• [Problem description]
Write out each line from the data below that includes the word "ORDER".

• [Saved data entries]
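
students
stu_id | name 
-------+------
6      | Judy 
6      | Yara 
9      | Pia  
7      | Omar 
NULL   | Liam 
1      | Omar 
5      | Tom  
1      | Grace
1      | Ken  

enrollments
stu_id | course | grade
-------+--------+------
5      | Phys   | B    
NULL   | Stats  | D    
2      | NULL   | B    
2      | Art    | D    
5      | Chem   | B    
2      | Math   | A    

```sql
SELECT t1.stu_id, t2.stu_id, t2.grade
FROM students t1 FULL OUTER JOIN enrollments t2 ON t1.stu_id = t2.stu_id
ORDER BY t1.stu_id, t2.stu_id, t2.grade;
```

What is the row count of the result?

FULL OUTER JOIN keeps every row from both sides; unmatched rows get NULL for the other side's columns.
Matching on t1.stu_id = t2.stu_id. A NULL in a compared column never satisfies the condition.
Matched pairs: 2; unmatched t1 rows kept: 8; unmatched t2 rows kept: 4.
Total: 2 matched + 12 padded = 14 rows.

14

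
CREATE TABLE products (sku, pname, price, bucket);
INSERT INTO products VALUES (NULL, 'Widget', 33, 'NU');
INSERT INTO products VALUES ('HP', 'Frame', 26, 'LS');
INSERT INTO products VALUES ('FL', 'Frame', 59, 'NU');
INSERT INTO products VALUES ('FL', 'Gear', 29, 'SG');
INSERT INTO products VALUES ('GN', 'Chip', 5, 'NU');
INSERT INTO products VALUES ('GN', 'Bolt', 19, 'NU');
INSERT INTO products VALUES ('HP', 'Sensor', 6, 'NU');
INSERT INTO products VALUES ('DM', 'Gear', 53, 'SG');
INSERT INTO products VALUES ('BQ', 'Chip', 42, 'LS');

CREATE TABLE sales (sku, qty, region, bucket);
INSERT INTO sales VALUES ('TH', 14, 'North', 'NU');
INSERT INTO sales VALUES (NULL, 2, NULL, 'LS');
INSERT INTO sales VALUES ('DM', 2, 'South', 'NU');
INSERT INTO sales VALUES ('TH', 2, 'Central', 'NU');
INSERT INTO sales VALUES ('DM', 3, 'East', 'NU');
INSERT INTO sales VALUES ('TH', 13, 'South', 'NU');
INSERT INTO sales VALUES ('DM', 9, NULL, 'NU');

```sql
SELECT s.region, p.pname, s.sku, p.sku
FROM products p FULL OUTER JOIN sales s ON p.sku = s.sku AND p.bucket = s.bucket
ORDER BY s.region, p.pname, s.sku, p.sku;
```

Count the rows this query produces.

FULL OUTER JOIN keeps every row from both sides; unmatched rows get NULL for the other side's columns.
Matching on p.sku = s.sku AND p.bucket = s.bucket. A NULL in a compared column never satisfies the condition.
Matched pairs: 0; unmatched p rows kept: 9; unmatched s rows kept: 7.
Total: 0 matched + 16 padded = 16 rows.

16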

• [Answer to the problem]
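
ORDER BY t1.stu_id, t2.stu_id, t2.grade;
ORDER BY s.region, p.pname, s.sku, p.sku;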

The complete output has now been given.